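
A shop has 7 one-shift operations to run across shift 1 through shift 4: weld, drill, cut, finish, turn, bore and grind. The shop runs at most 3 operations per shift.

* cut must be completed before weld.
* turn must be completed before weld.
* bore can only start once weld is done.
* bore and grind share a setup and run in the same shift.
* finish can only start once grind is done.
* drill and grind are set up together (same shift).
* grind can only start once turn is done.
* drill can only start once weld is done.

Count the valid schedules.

1

Enumerating: bore -> shift 3; cut -> shift 1; grind -> shift 3; weld -> shift 2; drill -> shift 3; finish -> shift 4; turn -> shift 1.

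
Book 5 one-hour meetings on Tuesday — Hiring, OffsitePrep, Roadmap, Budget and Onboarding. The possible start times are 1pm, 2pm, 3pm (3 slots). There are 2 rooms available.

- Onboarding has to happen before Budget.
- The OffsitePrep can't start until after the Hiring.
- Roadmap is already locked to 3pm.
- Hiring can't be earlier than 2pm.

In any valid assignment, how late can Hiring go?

Hiring is available from 2pm; downstream work caps Hiring at 2pm.
Hiring at 2pm is achievable: Onboarding in 1pm; Roadmap in 3pm; Hiring in 2pm; OffsitePrep in 3pm; Budget in 2pm.

2pm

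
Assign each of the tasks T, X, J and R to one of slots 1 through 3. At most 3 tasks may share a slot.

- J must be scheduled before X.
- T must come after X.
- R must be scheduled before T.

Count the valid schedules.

Enumerating: R in 1; X in 2; T in 3; J in 1 | X in 2; J in 1; T in 3; R in 2.

2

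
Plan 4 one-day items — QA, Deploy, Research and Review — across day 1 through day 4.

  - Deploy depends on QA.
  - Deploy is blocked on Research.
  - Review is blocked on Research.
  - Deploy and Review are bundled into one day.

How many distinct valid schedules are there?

Splitting on QA: it can be day 1 (6), day 2 (5), day 3 (3). Listing each branch's schedules as (Deploy, Research, Review) by day number:
QA=day 1: (2,1,2) (3,1,3) (3,2,3) (4,1,4) (4,2,4) (4,3,4) — 6.
QA=day 2: (3,1,3) (3,2,3) (4,1,4) (4,2,4) (4,3,4) — 5.
QA=day 3: (4,1,4) (4,2,4) (4,3,4) — 3.
Summing: 6 + 5 + 3 = 14.

14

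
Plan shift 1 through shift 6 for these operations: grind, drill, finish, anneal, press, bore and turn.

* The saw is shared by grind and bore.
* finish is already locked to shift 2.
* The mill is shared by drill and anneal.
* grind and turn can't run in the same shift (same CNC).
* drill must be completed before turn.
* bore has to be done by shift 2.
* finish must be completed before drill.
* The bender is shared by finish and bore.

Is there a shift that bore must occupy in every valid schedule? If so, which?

shift 1

bore's window is shift 1–shift 2.
finish is fixed at shift 2, and bore can't share a shift with finish.
So bore must be shift 1.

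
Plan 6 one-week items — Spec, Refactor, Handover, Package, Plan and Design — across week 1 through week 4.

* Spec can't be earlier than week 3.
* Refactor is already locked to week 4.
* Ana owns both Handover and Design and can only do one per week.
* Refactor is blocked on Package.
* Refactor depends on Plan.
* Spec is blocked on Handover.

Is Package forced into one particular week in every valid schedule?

Package can be week 1 (e.g. Design -> week 2, Handover -> week 1, Package -> week 1, Plan -> week 1, Spec -> week 3, Refactor -> week 4) or week 2 (e.g. Spec=week 3; Package=week 2; Refactor=week 4; Plan=week 1; Design=week 2; Handover=week 1).

No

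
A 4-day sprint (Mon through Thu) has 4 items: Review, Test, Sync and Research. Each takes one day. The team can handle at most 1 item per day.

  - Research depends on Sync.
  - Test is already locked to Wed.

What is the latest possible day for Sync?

Downstream work caps Sync at Wed.
Sync at Tue is achievable: Research=Thu, Sync=Tue, Test=Wed, Review=Mon.
Nothing later works — the capacity limit rule out every day after Tue.

Tue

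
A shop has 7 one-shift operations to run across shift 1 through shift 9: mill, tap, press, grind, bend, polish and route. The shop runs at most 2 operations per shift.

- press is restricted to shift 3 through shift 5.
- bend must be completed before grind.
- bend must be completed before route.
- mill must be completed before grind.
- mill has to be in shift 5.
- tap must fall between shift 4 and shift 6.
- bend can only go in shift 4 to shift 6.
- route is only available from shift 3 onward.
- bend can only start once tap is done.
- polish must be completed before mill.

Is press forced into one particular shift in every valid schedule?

press can be shift 3 (e.g. mill -> shift 5; grind -> shift 6; route -> shift 6; polish -> shift 1; bend -> shift 5; tap -> shift 4; press -> shift 3) or shift 4 (e.g. mill in shift 5; route in shift 6; bend in shift 5; press in shift 4; polish in shift 1; grind in shift 6; tap in shift 4).

No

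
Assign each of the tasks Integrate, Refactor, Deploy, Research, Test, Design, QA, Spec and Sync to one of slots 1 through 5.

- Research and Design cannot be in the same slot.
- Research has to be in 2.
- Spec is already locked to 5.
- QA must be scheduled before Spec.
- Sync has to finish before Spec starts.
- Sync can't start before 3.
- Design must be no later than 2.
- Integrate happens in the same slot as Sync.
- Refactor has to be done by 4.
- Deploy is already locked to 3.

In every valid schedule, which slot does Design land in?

Design's window is 1–2.
Research is fixed at 2, and Design can't share a slot with Research.
So Design must be 1.

1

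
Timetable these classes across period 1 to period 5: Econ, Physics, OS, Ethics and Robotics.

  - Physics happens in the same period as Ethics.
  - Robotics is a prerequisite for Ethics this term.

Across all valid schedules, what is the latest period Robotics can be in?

Downstream work caps Robotics at period 4.
Robotics at period 4 is achievable: Ethics in period 5; Econ in period 1; OS in period 1; Robotics in period 4; Physics in period 5.

period 4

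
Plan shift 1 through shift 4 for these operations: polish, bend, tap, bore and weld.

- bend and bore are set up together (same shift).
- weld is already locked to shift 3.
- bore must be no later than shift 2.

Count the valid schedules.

32

Splitting on polish: it can be shift 1 (8), shift 2 (8), shift 3 (8), shift 4 (8). Listing each branch's schedules as (bend, tap, bore, weld) by shift number:
polish=shift 1: (1,1,1,3) (1,2,1,3) (1,3,1,3) (1,4,1,3) (2,1,2,3) (2,2,2,3) (2,3,2,3) (2,4,2,3) — 8.
polish=shift 2: (1,1,1,3) (1,2,1,3) (1,3,1,3) (1,4,1,3) (2,1,2,3) (2,2,2,3) (2,3,2,3) (2,4,2,3) — 8.
polish=shift 3: (1,1,1,3) (1,2,1,3) (1,3,1,3) (1,4,1,3) (2,1,2,3) (2,2,2,3) (2,3,2,3) (2,4,2,3) — 8.
polish=shift 4: (1,1,1,3) (1,2,1,3) (1,3,1,3) (1,4,1,3) (2,1,2,3) (2,2,2,3) (2,3,2,3) (2,4,2,3) — 8.
Summing: 8 + 8 + 8 + 8 = 32.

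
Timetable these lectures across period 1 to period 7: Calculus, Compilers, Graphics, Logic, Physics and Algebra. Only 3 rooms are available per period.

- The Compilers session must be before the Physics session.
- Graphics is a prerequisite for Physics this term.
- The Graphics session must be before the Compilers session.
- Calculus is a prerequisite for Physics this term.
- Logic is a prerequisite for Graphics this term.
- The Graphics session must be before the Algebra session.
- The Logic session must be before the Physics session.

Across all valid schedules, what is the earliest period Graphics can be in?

period 2

Precedence pushes Graphics to at least period 2; downstream work caps Graphics at period 5.
Graphics at period 2 is achievable: Logic -> period 1; Graphics -> period 2; Algebra -> period 3; Compilers -> period 3; Physics -> period 4; Calculus -> period 1.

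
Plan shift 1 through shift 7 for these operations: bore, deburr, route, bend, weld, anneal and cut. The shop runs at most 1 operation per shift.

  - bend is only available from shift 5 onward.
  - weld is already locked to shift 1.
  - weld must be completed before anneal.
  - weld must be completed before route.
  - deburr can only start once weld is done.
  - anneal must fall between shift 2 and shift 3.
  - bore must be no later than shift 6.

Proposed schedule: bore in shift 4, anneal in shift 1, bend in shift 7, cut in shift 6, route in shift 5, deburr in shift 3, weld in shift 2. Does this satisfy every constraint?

deburr can only start once weld is done — holds.
weld must be completed before anneal — violated.
bend is only available from shift 5 onward — holds.
weld is already locked to shift 1 — violated.
weld must be completed before route — holds.
The shop runs at most 1 operation per shift — holds.
bore must be no later than shift 6 — holds.
anneal must fall between shift 2 and shift 3 — violated.

No. weld must be completed before anneal is not satisfied.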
- - - -
TASK DESCRIPTION | Which lines in the data above hold the string "Timetable"? Return each of them.

ANSWER SPACE |
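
Timetable these classes across period 1 to period 5: Econ, Physics, OS, Ethics and Robotics.
Timetable these lectures across period 1 to period 7: Calculus, Compilers, Graphics, Logic, Physics and Algebra. Only 3 rooms are available per period.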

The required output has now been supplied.